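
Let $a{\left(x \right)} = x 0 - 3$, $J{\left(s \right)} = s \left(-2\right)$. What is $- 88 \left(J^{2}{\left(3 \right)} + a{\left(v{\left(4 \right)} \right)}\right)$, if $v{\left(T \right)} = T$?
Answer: $-2904$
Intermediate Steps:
$J{\left(s \right)} = - 2 s$
$a{\left(x \right)} = -3$ ($a{\left(x \right)} = 0 - 3 = -3$)
$- 88 \left(J^{2}{\left(3 \right)} + a{\left(v{\left(4 \right)} \right)}\right) = - 88 \left(\left(\left(-2\right) 3\right)^{2} - 3\right) = - 88 \left(\left(-6\right)^{2} - 3\right) = - 88 \left(36 - 3\right) = \left(-88\right) 33 = -2904$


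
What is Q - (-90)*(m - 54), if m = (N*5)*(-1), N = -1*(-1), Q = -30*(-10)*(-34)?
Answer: -15510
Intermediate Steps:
Q = -10200 (Q = 300*(-34) = -10200)
N = 1
m = -5 (m = (1*5)*(-1) = 5*(-1) = -5)
Q - (-90)*(m - 54) = -10200 - (-90)*(-5 - 54) = -10200 - (-90)*(-59) = -10200 - 1*5310 = -10200 - 5310 = -15510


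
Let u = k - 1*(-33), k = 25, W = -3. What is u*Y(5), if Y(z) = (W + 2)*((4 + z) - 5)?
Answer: -232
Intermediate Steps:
Y(z) = 1 - z (Y(z) = (-3 + 2)*((4 + z) - 5) = -(-1 + z) = 1 - z)
u = 58 (u = 25 - 1*(-33) = 25 + 33 = 58)
u*Y(5) = 58*(1 - 1*5) = 58*(1 - 5) = 58*(-4) = -232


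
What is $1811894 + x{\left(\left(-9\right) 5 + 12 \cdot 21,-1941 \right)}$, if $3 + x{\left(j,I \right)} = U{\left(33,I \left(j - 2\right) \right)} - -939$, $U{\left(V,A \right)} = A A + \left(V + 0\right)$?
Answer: $158330201888$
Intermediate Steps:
$U{\left(V,A \right)} = V + A^{2}$ ($U{\left(V,A \right)} = A^{2} + V = V + A^{2}$)
$x{\left(j,I \right)} = 969 + I^{2} \left(-2 + j\right)^{2}$ ($x{\left(j,I \right)} = -3 + \left(\left(33 + \left(I \left(j - 2\right)\right)^{2}\right) - -939\right) = -3 + \left(\left(33 + \left(I \left(-2 + j\right)\right)^{2}\right) + 939\right) = -3 + \left(\left(33 + I^{2} \left(-2 + j\right)^{2}\right) + 939\right) = -3 + \left(972 + I^{2} \left(-2 + j\right)^{2}\right) = 969 + I^{2} \left(-2 + j\right)^{2}$)
$1811894 + x{\left(\left(-9\right) 5 + 12 \cdot 21,-1941 \right)} = 1811894 + \left(969 + \left(-1941\right)^{2} \left(-2 + \left(\left(-9\right) 5 + 12 \cdot 21\right)\right)^{2}\right) = 1811894 + \left(969 + 3767481 \left(-2 + \left(-45 + 252\right)\right)^{2}\right) = 1811894 + \left(969 + 3767481 \left(-2 + 207\right)^{2}\right) = 1811894 + \left(969 + 3767481 \cdot 205^{2}\right) = 1811894 + \left(969 + 3767481 \cdot 42025\right) = 1811894 + \left(969 + 158328389025\right) = 1811894 + 158328389994 = 158330201888$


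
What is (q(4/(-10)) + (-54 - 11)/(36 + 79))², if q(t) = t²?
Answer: 54289/330625 ≈ 0.16420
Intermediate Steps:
(q(4/(-10)) + (-54 - 11)/(36 + 79))² = ((4/(-10))² + (-54 - 11)/(36 + 79))² = ((4*(-⅒))² - 65/115)² = ((-⅖)² - 65*1/115)² = (4/25 - 13/23)² = (-233/575)² = 54289/330625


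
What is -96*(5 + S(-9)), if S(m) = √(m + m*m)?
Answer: -480 - 576*√2 ≈ -1294.6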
————————
> _Task goal_: Return nothing but the lines from the first line of the listing through the line with "Answer: $158330201888$", please, keeping every one of them unchanged.

> _Expected output_:
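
Let $a{\left(x \right)} = x 0 - 3$, $J{\left(s \right)} = s \left(-2\right)$. What is $- 88 \left(J^{2}{\left(3 \right)} + a{\left(v{\left(4 \right)} \right)}\right)$, if $v{\left(T \right)} = T$?
Answer: $-2904$
Intermediate Steps:
$J{\left(s \right)} = - 2 s$
$a{\left(x \right)} = -3$ ($a{\left(x \right)} = 0 - 3 = -3$)
$- 88 \left(J^{2}{\left(3 \right)} + a{\left(v{\left(4 \right)} \right)}\right) = - 88 \left(\left(\left(-2\right) 3\right)^{2} - 3\right) = - 88 \left(\left(-6\right)^{2} - 3\right) = - 88 \left(36 - 3\right) = \left(-88\right) 33 = -2904$


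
What is Q - (-90)*(m - 54), if m = (N*5)*(-1), N = -1*(-1), Q = -30*(-10)*(-34)?
Answer: -15510
Intermediate Steps:
Q = -10200 (Q = 300*(-34) = -10200)
N = 1
m = -5 (m = (1*5)*(-1) = 5*(-1) = -5)
Q - (-90)*(m - 54) = -10200 - (-90)*(-5 - 54) = -10200 - (-90)*(-59) = -10200 - 1*5310 = -10200 - 5310 = -15510


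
Let u = k - 1*(-33), k = 25, W = -3. What is u*Y(5), if Y(z) = (W + 2)*((4 + z) - 5)?
Answer: -232
Intermediate Steps:
Y(z) = 1 - z (Y(z) = (-3 + 2)*((4 + z) - 5) = -(-1 + z) = 1 - z)
u = 58 (u = 25 - 1*(-33) = 25 + 33 = 58)
u*Y(5) = 58*(1 - 1*5) = 58*(1 - 5) = 58*(-4) = -232


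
What is $1811894 + x{\left(\left(-9\right) 5 + 12 \cdot 21,-1941 \right)}$, if $3 + x{\left(j,I \right)} = U{\left(33,I \left(j - 2\right) \right)} - -939$, $U{\left(V,A \right)} = A A + \left(V + 0\right)$?
Answer: $158330201888$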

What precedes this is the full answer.